(Extracted records)
*-*-*
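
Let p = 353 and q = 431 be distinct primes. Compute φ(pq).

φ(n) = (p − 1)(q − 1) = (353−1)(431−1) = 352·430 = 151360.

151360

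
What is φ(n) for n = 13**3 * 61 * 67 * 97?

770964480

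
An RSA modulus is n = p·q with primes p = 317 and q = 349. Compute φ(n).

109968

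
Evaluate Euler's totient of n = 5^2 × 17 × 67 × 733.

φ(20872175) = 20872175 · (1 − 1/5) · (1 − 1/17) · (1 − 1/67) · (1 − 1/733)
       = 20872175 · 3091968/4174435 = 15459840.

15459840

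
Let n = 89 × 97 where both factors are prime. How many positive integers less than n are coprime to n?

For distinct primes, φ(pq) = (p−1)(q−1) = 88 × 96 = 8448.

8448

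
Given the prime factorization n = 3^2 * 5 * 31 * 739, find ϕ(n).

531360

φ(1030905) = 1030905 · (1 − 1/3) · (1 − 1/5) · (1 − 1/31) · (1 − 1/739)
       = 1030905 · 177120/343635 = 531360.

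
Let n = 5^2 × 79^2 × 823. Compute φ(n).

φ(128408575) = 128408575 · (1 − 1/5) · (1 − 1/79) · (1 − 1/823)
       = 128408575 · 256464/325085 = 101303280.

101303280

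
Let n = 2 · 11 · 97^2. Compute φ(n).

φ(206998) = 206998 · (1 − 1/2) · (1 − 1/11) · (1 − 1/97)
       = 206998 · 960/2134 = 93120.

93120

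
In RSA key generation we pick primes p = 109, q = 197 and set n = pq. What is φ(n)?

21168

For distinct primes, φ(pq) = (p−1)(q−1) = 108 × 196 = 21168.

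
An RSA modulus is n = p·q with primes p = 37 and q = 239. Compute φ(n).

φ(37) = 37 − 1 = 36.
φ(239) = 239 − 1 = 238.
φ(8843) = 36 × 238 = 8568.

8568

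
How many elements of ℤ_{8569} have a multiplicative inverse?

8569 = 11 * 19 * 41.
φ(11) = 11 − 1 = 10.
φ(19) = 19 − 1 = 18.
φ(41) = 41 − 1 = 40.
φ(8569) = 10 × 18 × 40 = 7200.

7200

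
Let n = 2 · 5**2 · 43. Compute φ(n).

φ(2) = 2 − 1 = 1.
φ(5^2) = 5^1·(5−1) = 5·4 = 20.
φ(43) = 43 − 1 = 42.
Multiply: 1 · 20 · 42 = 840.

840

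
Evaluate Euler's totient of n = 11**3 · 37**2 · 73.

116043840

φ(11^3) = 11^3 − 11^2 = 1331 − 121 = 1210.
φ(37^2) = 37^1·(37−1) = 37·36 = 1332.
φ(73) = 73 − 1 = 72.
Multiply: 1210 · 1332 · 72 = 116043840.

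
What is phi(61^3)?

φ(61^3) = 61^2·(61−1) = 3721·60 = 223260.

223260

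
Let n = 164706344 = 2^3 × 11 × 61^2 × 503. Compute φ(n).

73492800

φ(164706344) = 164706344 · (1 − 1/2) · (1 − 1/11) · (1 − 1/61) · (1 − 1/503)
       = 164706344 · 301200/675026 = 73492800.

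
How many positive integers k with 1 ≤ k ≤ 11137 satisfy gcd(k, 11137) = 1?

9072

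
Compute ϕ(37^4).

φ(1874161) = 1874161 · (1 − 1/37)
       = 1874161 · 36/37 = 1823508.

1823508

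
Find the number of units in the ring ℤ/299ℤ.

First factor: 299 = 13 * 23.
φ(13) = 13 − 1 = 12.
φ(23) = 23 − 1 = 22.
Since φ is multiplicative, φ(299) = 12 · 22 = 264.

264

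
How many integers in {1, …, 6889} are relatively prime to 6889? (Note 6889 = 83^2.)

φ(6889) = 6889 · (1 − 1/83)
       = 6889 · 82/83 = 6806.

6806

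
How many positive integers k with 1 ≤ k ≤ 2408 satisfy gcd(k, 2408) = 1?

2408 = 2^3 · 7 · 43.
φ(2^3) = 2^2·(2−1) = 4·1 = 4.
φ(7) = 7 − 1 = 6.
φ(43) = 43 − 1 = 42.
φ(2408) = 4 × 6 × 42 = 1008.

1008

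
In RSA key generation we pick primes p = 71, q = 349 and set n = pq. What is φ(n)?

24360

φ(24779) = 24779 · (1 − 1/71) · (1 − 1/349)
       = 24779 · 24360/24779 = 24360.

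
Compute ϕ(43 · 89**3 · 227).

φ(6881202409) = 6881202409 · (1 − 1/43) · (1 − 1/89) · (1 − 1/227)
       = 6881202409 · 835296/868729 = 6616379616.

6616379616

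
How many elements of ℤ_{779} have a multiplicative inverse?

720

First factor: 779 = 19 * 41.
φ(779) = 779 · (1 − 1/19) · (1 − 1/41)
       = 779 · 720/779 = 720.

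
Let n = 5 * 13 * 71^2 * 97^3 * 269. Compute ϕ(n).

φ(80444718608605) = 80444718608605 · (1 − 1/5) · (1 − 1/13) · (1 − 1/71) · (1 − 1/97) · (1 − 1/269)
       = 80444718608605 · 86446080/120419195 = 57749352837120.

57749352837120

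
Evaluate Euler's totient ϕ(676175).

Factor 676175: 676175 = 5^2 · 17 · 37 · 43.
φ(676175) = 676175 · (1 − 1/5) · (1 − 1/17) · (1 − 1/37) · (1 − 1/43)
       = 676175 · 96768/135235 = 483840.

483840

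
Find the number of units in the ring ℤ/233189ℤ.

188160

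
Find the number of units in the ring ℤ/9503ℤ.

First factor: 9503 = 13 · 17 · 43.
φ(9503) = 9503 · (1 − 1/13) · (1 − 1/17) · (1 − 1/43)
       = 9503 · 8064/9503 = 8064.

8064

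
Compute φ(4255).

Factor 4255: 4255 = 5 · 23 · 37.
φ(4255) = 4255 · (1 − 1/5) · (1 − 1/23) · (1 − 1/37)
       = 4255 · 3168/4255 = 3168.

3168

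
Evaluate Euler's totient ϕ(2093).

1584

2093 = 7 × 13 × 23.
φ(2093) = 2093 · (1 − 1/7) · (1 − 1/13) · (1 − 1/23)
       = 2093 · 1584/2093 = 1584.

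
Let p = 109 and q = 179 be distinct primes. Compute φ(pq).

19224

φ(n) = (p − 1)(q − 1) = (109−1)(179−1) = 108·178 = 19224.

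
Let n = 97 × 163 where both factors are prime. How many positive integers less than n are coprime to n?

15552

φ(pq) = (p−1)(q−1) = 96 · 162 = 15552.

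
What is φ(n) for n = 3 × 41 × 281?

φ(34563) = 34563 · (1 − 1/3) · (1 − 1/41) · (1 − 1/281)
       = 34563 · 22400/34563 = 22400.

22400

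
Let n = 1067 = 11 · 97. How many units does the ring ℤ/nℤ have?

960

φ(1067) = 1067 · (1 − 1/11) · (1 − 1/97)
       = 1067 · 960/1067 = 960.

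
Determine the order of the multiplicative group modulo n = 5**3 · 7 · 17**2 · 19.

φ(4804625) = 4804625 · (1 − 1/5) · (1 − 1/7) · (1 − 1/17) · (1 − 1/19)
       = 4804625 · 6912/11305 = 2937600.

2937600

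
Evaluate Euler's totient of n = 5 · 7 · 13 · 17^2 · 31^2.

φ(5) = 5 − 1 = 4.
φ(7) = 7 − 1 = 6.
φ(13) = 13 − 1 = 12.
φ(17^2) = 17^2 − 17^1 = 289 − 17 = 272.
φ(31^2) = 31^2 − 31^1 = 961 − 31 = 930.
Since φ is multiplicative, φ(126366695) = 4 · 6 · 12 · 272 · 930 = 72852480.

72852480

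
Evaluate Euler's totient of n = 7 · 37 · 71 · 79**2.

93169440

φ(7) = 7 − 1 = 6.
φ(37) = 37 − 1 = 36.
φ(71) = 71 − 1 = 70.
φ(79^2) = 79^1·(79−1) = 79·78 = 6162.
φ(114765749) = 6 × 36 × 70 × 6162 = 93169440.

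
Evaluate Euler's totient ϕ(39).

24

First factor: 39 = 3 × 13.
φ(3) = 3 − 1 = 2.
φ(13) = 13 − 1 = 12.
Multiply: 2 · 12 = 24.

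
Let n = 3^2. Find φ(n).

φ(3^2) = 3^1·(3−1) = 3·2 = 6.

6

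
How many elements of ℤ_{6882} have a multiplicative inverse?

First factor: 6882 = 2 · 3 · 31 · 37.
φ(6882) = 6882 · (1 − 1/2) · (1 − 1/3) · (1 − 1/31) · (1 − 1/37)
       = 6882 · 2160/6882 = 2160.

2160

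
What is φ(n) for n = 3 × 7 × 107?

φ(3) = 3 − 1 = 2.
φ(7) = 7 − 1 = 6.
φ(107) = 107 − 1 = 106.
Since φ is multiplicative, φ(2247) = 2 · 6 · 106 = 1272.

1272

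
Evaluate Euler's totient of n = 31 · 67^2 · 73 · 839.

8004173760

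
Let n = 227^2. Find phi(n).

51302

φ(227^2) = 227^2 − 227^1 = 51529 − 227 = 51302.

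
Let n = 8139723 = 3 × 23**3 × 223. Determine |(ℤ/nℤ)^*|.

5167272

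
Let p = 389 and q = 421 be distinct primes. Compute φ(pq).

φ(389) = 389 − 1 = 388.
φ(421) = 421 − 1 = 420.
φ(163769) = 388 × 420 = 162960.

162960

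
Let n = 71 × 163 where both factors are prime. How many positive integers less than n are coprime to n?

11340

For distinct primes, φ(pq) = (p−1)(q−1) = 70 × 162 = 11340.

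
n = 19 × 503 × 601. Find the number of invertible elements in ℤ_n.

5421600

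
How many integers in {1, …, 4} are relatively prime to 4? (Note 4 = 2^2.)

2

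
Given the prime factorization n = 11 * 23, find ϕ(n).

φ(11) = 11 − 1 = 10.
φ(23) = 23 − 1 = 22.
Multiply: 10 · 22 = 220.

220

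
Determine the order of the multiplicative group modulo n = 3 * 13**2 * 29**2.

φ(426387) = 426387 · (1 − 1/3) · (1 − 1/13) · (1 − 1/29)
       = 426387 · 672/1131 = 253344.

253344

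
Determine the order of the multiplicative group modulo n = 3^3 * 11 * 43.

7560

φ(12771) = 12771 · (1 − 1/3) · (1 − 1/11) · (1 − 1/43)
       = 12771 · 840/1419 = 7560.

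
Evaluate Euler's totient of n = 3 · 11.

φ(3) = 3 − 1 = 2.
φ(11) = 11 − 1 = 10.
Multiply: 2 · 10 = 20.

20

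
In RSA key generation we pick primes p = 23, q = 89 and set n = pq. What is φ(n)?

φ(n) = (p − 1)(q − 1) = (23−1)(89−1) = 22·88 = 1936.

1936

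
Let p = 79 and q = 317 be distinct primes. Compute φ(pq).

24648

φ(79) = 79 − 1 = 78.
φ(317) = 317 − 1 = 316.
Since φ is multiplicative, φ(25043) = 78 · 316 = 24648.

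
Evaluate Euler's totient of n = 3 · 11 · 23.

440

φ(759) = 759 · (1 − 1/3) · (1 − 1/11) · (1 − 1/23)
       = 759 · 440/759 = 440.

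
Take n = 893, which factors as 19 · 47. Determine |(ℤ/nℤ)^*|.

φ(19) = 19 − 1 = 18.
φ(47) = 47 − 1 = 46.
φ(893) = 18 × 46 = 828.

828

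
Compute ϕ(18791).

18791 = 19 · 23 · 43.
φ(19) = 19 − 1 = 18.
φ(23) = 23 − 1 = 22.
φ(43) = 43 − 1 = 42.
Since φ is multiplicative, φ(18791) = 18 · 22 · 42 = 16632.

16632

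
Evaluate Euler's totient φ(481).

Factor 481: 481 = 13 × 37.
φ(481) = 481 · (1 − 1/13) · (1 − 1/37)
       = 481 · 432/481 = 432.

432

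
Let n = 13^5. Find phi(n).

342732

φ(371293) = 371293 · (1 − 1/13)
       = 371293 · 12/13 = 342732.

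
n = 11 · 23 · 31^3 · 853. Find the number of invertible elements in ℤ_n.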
*-*-*
● **Task**:
Retype, exactly as written, each line from the one that has "Given the prime factorization n = 11" to the bottom of the entries above, and include both of those lines.

● **Result**:
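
Given the prime factorization n = 11 * 23, find ϕ(n).

φ(11) = 11 − 1 = 10.
φ(23) = 23 − 1 = 22.
Multiply: 10 · 22 = 220.

220

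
Determine the order of the multiplicative group modulo n = 3 * 13**2 * 29**2.

φ(426387) = 426387 · (1 − 1/3) · (1 − 1/13) · (1 − 1/29)
       = 426387 · 672/1131 = 253344.

253344

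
Determine the order of the multiplicative group modulo n = 3^3 * 11 * 43.

7560

φ(12771) = 12771 · (1 − 1/3) · (1 − 1/11) · (1 − 1/43)
       = 12771 · 840/1419 = 7560.

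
Evaluate Euler's totient of n = 3 · 11.

φ(3) = 3 − 1 = 2.
φ(11) = 11 − 1 = 10.
Multiply: 2 · 10 = 20.

20

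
In RSA key generation we pick primes p = 23, q = 89 and set n = pq. What is φ(n)?

φ(n) = (p − 1)(q − 1) = (23−1)(89−1) = 22·88 = 1936.

1936

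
Let p = 79 and q = 317 be distinct primes. Compute φ(pq).

24648

φ(79) = 79 − 1 = 78.
φ(317) = 317 − 1 = 316.
Since φ is multiplicative, φ(25043) = 78 · 316 = 24648.

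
Evaluate Euler's totient of n = 3 · 11 · 23.

440

φ(759) = 759 · (1 − 1/3) · (1 − 1/11) · (1 − 1/23)
       = 759 · 440/759 = 440.

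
Take n = 893, which factors as 19 · 47. Determine |(ℤ/nℤ)^*|.

φ(19) = 19 − 1 = 18.
φ(47) = 47 − 1 = 46.
φ(893) = 18 × 46 = 828.

828

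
Compute ϕ(18791).

18791 = 19 · 23 · 43.
φ(19) = 19 − 1 = 18.
φ(23) = 23 − 1 = 22.
φ(43) = 43 − 1 = 42.
Since φ is multiplicative, φ(18791) = 18 · 22 · 42 = 16632.

16632

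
Evaluate Euler's totient φ(481).

Factor 481: 481 = 13 × 37.
φ(481) = 481 · (1 − 1/13) · (1 − 1/37)
       = 481 · 432/481 = 432.

432

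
Let n = 13^5. Find phi(n).

342732

φ(371293) = 371293 · (1 − 1/13)
       = 371293 · 12/13 = 342732.

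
n = 11 · 23 · 31^3 · 853. Find the number of invertible elements in ℤ_n.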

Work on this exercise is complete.